The input ->
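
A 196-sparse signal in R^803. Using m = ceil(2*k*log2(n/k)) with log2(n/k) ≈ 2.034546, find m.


log2(n/k) = log2(803/196) ≈ 2.034546.
2*k*log2(n/k) ≈ 2*196*2.034546 = 797.542032.
m = ceil(797.542032) = 798.

798


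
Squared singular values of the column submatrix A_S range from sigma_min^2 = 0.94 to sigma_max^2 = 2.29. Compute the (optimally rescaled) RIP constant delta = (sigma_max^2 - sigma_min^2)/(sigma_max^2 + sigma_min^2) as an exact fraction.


lambda_max - lambda_min = 2.29 - 0.94 = 1.35.
lambda_max + lambda_min = 2.29 + 0.94 = 3.23.
delta = 1.35/3.23 = 135/323.

135/323


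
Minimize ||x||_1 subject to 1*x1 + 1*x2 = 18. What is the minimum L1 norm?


Axis intercepts:
  x1 = 18, x2 = 0: L1 = 18
  x1 = 0, x2 = 18: L1 = 18
x* = (18, 0)
||x*||_1 = 18.

18


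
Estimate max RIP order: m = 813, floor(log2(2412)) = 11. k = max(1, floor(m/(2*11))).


floor(log2(2412)) = 11.
2*11 = 22.
m/(2*floor(log2(n))) = 813/22 ≈ 36.9545.
floor = 36.
k = max(1, 36) = 36.

36


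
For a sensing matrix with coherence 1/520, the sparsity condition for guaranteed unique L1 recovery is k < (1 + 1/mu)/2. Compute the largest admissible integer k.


1/mu = 520.
1 + 1/mu = 521.
(1 + 1/mu)/2 = 260.5 is not an integer, so k_max = floor(260.5) = 260.

260


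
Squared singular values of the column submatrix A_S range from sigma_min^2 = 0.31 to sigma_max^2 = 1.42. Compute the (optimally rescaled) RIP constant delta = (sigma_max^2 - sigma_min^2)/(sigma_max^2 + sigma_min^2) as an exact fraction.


lambda_max - lambda_min = 1.42 - 0.31 = 1.11.
lambda_max + lambda_min = 1.42 + 0.31 = 1.73.
delta = 1.11/1.73 = 111/173.

111/173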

Exercise instructions -> Reproduce the data. Match each line exactly.

Answer to the problem ->
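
A 196-sparse signal in R^803. Using m = ceil(2*k*log2(n/k)) with log2(n/k) ≈ 2.034546, find m.


log2(n/k) = log2(803/196) ≈ 2.034546.
2*k*log2(n/k) ≈ 2*196*2.034546 = 797.542032.
m = ceil(797.542032) = 798.

798


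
Squared singular values of the column submatrix A_S range from sigma_min^2 = 0.94 to sigma_max^2 = 2.29. Compute the (optimally rescaled) RIP constant delta = (sigma_max^2 - sigma_min^2)/(sigma_max^2 + sigma_min^2) as an exact fraction.


lambda_max - lambda_min = 2.29 - 0.94 = 1.35.
lambda_max + lambda_min = 2.29 + 0.94 = 3.23.
delta = 1.35/3.23 = 135/323.

135/323


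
Minimize ||x||_1 subject to 1*x1 + 1*x2 = 18. What is the minimum L1 norm?


Axis intercepts:
  x1 = 18, x2 = 0: L1 = 18
  x1 = 0, x2 = 18: L1 = 18
x* = (18, 0)
||x*||_1 = 18.

18


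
Estimate max RIP order: m = 813, floor(log2(2412)) = 11. k = max(1, floor(m/(2*11))).


floor(log2(2412)) = 11.
2*11 = 22.
m/(2*floor(log2(n))) = 813/22 ≈ 36.9545.
floor = 36.
k = max(1, 36) = 36.

36


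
For a sensing matrix with coherence 1/520, the sparsity condition for guaranteed unique L1 recovery is k < (1 + 1/mu)/2. Compute the largest admissible integer k.


1/mu = 520.
1 + 1/mu = 521.
(1 + 1/mu)/2 = 260.5 is not an integer, so k_max = floor(260.5) = 260.

260


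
Squared singular values of the column submatrix A_S range from sigma_min^2 = 0.31 to sigma_max^2 = 1.42. Compute the (optimally rescaled) RIP constant delta = (sigma_max^2 - sigma_min^2)/(sigma_max^2 + sigma_min^2) as an exact fraction.


lambda_max - lambda_min = 1.42 - 0.31 = 1.11.
lambda_max + lambda_min = 1.42 + 0.31 = 1.73.
delta = 1.11/1.73 = 111/173.

111/173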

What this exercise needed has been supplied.